[Start of section]

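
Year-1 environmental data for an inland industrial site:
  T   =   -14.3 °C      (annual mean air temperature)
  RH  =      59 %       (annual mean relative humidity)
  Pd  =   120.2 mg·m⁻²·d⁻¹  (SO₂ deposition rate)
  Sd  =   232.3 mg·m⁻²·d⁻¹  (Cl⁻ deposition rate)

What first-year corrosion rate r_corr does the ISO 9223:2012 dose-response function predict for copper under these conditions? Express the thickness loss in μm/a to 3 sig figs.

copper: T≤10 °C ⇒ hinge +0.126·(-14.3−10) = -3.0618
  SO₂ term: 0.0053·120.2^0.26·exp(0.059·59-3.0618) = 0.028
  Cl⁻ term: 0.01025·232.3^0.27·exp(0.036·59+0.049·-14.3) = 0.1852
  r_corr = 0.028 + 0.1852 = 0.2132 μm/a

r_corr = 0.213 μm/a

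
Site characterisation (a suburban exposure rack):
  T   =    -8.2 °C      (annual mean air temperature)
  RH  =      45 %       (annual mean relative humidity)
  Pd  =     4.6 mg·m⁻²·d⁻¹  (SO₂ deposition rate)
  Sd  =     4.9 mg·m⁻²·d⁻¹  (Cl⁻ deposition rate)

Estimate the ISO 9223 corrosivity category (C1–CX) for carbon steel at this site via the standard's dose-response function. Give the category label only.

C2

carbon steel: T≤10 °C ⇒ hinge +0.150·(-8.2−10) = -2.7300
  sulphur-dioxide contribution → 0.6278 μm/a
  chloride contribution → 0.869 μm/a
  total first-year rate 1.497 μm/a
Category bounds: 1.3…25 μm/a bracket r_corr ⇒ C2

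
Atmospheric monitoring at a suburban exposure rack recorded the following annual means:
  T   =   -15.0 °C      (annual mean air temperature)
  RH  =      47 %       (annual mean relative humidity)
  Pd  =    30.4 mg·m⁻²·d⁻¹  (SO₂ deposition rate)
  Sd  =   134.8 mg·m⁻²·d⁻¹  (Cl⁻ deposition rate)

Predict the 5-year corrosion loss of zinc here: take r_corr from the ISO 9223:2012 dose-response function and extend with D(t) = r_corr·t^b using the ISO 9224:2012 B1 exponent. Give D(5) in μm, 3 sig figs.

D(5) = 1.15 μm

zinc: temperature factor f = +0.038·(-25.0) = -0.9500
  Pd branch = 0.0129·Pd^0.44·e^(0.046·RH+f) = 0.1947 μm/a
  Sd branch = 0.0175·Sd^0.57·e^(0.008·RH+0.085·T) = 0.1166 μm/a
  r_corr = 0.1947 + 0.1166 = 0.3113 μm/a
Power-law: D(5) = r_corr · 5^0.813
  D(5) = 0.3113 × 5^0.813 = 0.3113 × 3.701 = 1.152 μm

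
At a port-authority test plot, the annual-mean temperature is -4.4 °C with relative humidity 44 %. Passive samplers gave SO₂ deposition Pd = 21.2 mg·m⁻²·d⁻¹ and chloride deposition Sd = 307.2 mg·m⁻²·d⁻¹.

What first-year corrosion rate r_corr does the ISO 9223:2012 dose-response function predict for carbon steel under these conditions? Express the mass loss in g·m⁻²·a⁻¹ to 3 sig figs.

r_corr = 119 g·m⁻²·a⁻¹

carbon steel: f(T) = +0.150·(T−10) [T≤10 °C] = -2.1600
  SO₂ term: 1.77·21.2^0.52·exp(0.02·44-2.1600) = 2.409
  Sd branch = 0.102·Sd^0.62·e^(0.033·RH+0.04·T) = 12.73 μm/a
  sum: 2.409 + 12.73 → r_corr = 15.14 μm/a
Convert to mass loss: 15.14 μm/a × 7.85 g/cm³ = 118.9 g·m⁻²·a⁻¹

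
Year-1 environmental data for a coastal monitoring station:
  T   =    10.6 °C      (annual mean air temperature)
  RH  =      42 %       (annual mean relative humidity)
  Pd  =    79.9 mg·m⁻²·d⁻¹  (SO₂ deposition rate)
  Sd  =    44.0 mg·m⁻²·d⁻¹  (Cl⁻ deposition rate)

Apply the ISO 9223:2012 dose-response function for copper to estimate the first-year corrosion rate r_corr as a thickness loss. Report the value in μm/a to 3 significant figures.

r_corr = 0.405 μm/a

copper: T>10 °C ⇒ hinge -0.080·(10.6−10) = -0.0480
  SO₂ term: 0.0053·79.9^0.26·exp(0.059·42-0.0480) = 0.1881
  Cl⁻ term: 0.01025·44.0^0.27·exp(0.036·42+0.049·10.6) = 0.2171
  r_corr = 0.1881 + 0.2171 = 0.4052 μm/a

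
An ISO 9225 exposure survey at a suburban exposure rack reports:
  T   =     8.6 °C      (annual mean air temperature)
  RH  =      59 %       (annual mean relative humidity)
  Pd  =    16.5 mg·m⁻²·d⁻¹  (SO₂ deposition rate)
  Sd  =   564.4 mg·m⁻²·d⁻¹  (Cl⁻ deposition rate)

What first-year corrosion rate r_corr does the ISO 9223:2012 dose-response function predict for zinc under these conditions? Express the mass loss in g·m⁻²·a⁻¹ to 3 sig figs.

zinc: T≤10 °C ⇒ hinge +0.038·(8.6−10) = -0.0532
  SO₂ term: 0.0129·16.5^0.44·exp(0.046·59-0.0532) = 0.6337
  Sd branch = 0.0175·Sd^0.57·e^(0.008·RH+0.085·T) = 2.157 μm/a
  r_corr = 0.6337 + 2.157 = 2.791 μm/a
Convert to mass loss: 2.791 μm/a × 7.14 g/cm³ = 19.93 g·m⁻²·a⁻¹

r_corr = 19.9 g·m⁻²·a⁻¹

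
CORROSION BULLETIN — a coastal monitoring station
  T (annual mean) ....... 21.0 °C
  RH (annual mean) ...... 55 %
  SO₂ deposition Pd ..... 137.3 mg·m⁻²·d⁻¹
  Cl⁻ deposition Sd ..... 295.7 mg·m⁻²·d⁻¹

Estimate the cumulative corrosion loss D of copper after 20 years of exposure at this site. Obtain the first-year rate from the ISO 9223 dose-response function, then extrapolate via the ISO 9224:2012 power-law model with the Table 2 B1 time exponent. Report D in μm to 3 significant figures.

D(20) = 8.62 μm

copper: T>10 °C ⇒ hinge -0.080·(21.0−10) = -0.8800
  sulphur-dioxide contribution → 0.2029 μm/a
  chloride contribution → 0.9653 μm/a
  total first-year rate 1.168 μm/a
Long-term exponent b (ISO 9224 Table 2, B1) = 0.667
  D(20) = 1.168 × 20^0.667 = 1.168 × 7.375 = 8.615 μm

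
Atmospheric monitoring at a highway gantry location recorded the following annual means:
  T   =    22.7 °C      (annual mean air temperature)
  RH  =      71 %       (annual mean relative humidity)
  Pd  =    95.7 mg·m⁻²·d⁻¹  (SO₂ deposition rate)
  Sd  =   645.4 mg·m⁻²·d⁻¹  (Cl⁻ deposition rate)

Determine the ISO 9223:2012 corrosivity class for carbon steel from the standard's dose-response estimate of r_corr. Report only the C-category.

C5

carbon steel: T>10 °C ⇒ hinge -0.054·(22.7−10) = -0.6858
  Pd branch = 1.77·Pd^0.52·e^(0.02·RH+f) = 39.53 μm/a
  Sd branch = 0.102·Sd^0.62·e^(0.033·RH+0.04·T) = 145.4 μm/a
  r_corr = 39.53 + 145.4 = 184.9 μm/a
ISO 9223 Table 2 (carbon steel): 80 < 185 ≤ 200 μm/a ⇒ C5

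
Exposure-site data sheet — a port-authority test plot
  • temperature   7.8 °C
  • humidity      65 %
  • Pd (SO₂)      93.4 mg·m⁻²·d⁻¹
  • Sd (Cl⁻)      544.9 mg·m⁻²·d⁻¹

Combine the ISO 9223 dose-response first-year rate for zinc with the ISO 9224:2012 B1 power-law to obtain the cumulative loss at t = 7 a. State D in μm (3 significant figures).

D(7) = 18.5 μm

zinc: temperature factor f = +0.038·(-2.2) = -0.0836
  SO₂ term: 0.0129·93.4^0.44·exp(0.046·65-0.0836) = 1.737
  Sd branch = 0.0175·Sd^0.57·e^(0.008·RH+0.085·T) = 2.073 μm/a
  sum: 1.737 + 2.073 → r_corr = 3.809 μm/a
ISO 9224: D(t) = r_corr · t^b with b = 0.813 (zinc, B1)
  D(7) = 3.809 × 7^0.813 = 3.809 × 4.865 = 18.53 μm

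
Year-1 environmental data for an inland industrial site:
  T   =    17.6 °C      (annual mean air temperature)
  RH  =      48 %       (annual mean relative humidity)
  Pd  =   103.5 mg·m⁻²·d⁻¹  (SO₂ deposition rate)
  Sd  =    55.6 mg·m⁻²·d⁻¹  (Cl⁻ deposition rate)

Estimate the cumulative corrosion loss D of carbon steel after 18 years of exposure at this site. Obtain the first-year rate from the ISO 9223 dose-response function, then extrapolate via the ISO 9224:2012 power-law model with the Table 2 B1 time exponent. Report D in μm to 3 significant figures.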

[End of section]
[Start of section]

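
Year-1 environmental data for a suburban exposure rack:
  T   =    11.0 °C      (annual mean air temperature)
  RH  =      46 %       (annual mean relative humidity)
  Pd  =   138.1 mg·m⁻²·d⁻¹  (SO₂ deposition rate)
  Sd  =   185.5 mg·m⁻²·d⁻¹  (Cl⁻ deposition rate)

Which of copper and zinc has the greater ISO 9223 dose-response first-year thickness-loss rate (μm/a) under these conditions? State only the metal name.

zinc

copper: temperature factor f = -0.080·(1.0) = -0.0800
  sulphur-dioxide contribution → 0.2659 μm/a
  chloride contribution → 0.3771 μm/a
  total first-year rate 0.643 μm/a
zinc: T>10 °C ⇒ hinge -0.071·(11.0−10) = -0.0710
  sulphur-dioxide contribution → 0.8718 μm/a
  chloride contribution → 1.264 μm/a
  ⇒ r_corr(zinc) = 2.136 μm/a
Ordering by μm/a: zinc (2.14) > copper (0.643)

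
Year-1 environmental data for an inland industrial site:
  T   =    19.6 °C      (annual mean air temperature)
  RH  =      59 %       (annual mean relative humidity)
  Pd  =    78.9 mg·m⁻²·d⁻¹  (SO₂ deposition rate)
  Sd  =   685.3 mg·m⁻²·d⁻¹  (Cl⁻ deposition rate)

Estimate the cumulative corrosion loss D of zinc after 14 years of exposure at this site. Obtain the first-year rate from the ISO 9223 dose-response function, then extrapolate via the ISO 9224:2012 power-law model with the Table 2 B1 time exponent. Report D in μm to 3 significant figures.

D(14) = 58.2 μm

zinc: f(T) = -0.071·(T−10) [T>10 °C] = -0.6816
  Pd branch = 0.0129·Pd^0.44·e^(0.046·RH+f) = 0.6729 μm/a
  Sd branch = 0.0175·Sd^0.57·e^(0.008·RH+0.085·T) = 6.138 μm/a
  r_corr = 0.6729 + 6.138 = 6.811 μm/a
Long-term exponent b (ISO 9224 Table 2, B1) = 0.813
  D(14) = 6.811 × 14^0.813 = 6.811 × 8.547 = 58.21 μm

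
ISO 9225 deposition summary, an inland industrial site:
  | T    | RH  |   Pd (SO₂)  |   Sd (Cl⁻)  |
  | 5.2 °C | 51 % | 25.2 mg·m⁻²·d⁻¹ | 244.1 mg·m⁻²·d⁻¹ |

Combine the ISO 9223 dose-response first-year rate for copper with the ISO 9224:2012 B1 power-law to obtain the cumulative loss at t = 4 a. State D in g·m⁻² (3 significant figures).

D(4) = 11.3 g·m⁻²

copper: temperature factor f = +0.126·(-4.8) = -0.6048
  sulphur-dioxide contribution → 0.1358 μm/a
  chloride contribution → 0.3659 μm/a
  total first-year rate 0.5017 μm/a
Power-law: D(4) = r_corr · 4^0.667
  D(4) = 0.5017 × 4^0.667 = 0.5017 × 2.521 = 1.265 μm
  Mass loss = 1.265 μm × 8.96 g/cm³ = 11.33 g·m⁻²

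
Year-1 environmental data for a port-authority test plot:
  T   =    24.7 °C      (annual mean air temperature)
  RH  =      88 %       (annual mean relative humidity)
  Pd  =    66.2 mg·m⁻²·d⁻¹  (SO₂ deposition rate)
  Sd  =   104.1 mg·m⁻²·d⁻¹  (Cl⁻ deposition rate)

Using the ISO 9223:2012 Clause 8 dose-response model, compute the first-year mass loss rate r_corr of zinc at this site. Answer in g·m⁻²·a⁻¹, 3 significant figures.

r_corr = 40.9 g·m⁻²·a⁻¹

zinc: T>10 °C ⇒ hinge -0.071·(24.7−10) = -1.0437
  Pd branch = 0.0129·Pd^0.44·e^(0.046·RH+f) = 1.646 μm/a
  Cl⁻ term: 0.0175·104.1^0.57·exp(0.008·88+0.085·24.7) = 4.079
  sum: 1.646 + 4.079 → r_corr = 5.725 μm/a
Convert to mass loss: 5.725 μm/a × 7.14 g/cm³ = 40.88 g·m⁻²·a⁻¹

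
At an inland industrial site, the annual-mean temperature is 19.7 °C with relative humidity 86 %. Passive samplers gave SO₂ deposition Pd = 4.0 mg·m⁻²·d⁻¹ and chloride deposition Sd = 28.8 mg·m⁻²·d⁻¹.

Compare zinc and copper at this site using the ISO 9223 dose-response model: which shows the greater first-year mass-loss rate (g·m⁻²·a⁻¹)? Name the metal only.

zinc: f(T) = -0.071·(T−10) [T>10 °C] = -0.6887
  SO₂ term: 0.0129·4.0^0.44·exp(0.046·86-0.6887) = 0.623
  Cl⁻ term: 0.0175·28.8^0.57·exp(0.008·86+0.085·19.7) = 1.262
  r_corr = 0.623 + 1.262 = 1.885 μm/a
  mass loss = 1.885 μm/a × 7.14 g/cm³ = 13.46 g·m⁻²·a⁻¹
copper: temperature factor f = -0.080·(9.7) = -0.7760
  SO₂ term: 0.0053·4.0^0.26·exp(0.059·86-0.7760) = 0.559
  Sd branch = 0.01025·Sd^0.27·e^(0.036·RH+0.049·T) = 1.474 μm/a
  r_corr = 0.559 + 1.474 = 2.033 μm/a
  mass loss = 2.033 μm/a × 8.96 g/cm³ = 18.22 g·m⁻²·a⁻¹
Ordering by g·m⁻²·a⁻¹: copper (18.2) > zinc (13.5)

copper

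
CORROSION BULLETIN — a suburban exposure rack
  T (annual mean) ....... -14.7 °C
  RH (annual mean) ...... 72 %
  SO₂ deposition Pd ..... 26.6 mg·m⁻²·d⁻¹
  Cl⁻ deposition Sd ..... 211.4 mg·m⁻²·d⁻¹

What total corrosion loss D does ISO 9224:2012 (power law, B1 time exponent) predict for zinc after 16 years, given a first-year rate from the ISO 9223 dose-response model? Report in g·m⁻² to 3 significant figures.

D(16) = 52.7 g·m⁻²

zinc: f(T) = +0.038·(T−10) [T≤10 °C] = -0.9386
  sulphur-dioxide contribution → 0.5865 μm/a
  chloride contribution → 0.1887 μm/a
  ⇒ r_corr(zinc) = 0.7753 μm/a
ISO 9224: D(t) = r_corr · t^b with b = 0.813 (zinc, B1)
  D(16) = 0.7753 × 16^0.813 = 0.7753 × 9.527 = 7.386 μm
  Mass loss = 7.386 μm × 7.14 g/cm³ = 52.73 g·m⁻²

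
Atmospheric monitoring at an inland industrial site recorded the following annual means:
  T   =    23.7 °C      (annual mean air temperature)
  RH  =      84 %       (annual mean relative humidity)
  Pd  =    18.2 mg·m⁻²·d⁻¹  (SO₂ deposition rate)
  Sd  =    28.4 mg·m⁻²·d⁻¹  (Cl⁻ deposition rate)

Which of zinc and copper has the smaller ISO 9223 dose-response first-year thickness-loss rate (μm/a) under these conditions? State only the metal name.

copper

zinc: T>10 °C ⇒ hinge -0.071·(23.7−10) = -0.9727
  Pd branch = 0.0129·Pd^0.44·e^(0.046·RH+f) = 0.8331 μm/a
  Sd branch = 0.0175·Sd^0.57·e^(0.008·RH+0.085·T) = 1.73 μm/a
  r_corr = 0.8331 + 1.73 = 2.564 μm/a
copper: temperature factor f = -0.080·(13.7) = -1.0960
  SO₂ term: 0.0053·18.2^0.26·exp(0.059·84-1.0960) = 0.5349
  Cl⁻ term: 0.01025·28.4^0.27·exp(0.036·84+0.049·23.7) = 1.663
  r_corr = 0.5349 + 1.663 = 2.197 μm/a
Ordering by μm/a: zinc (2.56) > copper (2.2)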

[End of section]

Your task is to copy each line of the entries that includes the word "suburban".

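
Site characterisation (a suburban exposure rack):
Atmospheric monitoring at a suburban exposure rack recorded the following annual means:
An ISO 9225 exposure survey at a suburban exposure rack reports:
Year-1 environmental data for a suburban exposure rack:
CORROSION BULLETIN — a suburban exposure rack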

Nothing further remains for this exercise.